### [YOUR TASK]
Out of the listing below, copy every line that carries the string "Seoul".
==*==
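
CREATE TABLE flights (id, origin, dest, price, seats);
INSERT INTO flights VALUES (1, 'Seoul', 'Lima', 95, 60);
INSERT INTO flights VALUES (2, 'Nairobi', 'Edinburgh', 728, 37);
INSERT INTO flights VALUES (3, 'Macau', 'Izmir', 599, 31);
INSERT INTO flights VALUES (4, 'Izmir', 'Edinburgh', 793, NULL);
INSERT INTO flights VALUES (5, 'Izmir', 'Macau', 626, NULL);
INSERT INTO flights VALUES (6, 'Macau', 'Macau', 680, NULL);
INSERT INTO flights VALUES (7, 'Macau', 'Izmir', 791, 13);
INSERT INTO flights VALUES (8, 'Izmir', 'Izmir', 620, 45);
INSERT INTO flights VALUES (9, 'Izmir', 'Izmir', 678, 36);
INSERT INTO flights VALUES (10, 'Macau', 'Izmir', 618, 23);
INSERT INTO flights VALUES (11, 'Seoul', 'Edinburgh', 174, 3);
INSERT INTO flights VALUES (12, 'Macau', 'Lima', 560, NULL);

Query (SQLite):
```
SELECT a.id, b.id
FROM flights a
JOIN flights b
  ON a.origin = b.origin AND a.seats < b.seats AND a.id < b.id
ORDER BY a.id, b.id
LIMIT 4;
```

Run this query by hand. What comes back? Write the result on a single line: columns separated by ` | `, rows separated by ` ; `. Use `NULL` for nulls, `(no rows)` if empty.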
==*==
### [ANSWER AREA]
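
INSERT INTO flights VALUES (1, 'Seoul', 'Lima', 95, 60);
INSERT INTO flights VALUES (11, 'Seoul', 'Edinburgh', 174, 3);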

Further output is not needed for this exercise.